■ **RECORDS TO USE**:

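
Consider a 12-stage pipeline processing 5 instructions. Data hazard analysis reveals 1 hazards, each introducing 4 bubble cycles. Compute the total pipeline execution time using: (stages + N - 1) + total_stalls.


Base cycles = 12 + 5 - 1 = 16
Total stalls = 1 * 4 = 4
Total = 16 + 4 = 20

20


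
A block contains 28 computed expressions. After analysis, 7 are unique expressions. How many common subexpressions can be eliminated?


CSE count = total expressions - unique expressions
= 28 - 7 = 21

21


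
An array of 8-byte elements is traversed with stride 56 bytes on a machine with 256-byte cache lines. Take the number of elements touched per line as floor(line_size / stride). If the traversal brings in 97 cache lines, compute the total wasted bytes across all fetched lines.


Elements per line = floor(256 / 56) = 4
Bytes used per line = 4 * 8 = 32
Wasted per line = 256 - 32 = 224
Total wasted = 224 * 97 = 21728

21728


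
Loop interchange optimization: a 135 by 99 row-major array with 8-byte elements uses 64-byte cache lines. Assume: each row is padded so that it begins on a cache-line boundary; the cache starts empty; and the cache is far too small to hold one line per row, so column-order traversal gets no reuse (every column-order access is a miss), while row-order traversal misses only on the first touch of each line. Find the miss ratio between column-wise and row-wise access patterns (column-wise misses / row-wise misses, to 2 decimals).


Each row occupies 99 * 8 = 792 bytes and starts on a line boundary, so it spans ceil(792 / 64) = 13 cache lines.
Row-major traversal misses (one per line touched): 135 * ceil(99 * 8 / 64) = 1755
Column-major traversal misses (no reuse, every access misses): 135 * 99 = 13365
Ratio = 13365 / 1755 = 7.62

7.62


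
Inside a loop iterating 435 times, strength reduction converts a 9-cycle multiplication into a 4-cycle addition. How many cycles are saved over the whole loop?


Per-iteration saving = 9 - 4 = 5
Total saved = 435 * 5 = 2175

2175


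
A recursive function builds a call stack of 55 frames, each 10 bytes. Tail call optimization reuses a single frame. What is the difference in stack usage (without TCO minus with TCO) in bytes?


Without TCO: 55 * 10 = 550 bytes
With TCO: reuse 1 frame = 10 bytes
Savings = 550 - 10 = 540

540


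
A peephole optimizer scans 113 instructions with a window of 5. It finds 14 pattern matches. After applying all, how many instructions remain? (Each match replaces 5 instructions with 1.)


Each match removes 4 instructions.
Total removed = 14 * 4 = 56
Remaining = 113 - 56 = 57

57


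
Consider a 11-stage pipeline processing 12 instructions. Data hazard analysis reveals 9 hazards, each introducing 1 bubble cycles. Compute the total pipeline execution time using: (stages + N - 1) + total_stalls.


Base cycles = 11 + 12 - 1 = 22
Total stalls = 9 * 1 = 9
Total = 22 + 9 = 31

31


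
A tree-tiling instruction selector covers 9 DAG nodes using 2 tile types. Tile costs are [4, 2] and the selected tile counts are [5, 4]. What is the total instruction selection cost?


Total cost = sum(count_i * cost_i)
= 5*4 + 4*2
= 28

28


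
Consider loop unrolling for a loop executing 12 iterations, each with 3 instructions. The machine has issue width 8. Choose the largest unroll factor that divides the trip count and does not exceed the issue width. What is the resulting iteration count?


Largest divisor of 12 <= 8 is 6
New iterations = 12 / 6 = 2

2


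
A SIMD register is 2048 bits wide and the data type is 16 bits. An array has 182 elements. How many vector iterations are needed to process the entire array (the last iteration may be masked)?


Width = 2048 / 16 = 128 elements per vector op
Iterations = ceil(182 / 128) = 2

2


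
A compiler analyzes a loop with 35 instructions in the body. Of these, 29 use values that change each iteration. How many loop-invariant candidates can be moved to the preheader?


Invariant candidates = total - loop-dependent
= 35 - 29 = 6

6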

■ **TRY IT**:
The lines wanted are those from the one holding "Consider a 11-stage" through the final line of the listing; print them exactly.

■ **SOLUTION FOR THIS EXERCISE**:
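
Consider a 11-stage pipeline processing 12 instructions. Data hazard analysis reveals 9 hazards, each introducing 1 bubble cycles. Compute the total pipeline execution time using: (stages + N - 1) + total_stalls.


Base cycles = 11 + 12 - 1 = 22
Total stalls = 9 * 1 = 9
Total = 22 + 9 = 31

31


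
A tree-tiling instruction selector covers 9 DAG nodes using 2 tile types. Tile costs are [4, 2] and the selected tile counts are [5, 4]. What is the total instruction selection cost?


Total cost = sum(count_i * cost_i)
= 5*4 + 4*2
= 28

28


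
Consider loop unrolling for a loop executing 12 iterations, each with 3 instructions. The machine has issue width 8. Choose the largest unroll factor that divides the trip count and does not exceed the issue width. What is the resulting iteration count?


Largest divisor of 12 <= 8 is 6
New iterations = 12 / 6 = 2

2


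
A SIMD register is 2048 bits wide and the data type is 16 bits. An array has 182 elements. How many vector iterations are needed to process the entire array (the last iteration may be masked)?


Width = 2048 / 16 = 128 elements per vector op
Iterations = ceil(182 / 128) = 2

2


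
A compiler analyzes a loop with 35 instructions in the body. Of these, 29 use values that change each iteration. How many loop-invariant candidates can be moved to the preheader?


Invariant candidates = total - loop-dependent
= 35 - 29 = 6

6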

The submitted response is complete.